[Records excerpted from a collection]

##############################

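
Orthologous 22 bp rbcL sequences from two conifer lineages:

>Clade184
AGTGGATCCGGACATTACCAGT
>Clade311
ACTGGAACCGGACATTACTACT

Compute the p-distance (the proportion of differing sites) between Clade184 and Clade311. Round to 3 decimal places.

Mismatches occur at site 2 (G→C), site 7 (T→A), site 19 (C→T), site 21 (G→C).
There are 4 differences over 22 sites, so p = 4/22 = 0.182.

0.182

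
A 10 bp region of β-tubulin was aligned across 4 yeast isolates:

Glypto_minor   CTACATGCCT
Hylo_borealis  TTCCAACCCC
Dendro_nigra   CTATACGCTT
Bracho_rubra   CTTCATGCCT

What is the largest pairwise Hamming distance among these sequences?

Pairwise Hamming distances:
  Glypto_minor vs Hylo_borealis: 5
  Glypto_minor vs Dendro_nigra: 3
  Glypto_minor vs Bracho_rubra: 1
  Hylo_borealis vs Dendro_nigra: 7
  Hylo_borealis vs Bracho_rubra: 5
  Dendro_nigra vs Bracho_rubra: 4
The largest is 7, between Hylo_borealis and Dendro_nigra.

7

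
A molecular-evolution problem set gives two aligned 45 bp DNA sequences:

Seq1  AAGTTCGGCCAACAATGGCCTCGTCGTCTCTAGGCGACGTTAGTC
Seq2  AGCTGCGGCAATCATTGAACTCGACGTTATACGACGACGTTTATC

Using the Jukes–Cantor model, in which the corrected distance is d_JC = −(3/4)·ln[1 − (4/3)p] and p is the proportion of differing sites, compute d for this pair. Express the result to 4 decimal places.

0.5254

Differing sites — 2:A/G; 3:G/C; 5:T/G; 10:C/A; 12:A/T; 15:A/T; 18:G/A; 19:C/A; 24:T/A; 28:C/T; 29:T/A; 30:C/T; 31:T/A; 32:A/C; 34:G/A; 42:A/T; 43:G/A.
p = 17/45 = 0.377778.
d = −0.75 · ln(1 − (4/3)·0.377778) = −0.75 · ln(0.496296) = −0.75 · (-0.700583) = 0.5254.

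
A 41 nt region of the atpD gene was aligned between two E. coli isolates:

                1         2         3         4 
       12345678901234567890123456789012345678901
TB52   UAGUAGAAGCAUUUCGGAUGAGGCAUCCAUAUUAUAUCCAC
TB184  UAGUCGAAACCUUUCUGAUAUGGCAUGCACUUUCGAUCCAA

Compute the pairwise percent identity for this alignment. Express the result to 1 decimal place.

The sequences differ at positions 5 (A/C), 9 (G/A), 11 (A/C), 16 (G/U), 20 (G/A), 21 (A/U), 27 (C/G), 30 (U/C), 31 (A/U), 34 (A/C), 35 (U/G), 41 (C/A).
29 of the 41 sites match, so the percent identity is 29/41 × 100 = 70.7%.

70.7%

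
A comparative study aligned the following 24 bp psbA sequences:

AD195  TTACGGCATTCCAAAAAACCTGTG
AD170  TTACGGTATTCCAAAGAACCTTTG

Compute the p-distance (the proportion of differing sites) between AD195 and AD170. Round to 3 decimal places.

Differing sites — 7:C/T; 16:A/G; 22:G/T.
There are 3 differences over 24 sites, so p = 3/24 = 0.125.

0.125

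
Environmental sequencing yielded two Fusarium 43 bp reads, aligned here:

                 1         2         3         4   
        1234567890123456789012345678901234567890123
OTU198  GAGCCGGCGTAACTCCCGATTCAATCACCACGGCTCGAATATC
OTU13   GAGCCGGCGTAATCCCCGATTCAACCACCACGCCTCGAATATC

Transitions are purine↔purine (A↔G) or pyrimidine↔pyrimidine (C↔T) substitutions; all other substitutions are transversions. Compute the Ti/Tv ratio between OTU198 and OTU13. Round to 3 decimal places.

The sequences differ at positions 13 (C/T, transition), 14 (T/C, transition), 25 (T/C, transition), 33 (G/C, transversion).
Of the 4 differences, 3 transitions and 1 transversion, so Ti/Tv = 3/1 = 3.000.

3.000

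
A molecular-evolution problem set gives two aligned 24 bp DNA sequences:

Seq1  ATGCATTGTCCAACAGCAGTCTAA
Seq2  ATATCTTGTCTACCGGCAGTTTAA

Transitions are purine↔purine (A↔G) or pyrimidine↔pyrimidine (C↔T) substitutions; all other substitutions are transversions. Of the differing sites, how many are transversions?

2

Mismatches occur at site 3 (G/A, transition), site 4 (C/T, transition), site 5 (A/C, transversion), site 11 (C/T, transition), site 13 (A/C, transversion), site 15 (A/G, transition), site 21 (C/T, transition).
Of the 7 differences, 5 transitions and 2 transversions, so the answer is 2.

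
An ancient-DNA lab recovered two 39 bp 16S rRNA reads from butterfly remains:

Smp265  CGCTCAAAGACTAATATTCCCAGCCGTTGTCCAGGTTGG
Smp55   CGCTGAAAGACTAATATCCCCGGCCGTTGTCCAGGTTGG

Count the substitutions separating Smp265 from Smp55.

The sequences differ at positions 5 (C/G), 18 (T/C), 22 (A/G).
That gives 3 mismatches out of 39 aligned sites, so the Hamming distance is 3.

3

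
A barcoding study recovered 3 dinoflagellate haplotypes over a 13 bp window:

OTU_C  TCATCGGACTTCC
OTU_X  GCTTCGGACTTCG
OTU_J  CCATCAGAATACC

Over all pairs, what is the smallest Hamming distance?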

##############################

### EXERCISE
Among the lines above, find those with the string "recovered" and copy them.

### OUTPUT BELOW
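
An ancient-DNA lab recovered two 39 bp 16S rRNA reads from butterfly remains:
A barcoding study recovered 3 dinoflagellate haplotypes over a 13 bp window: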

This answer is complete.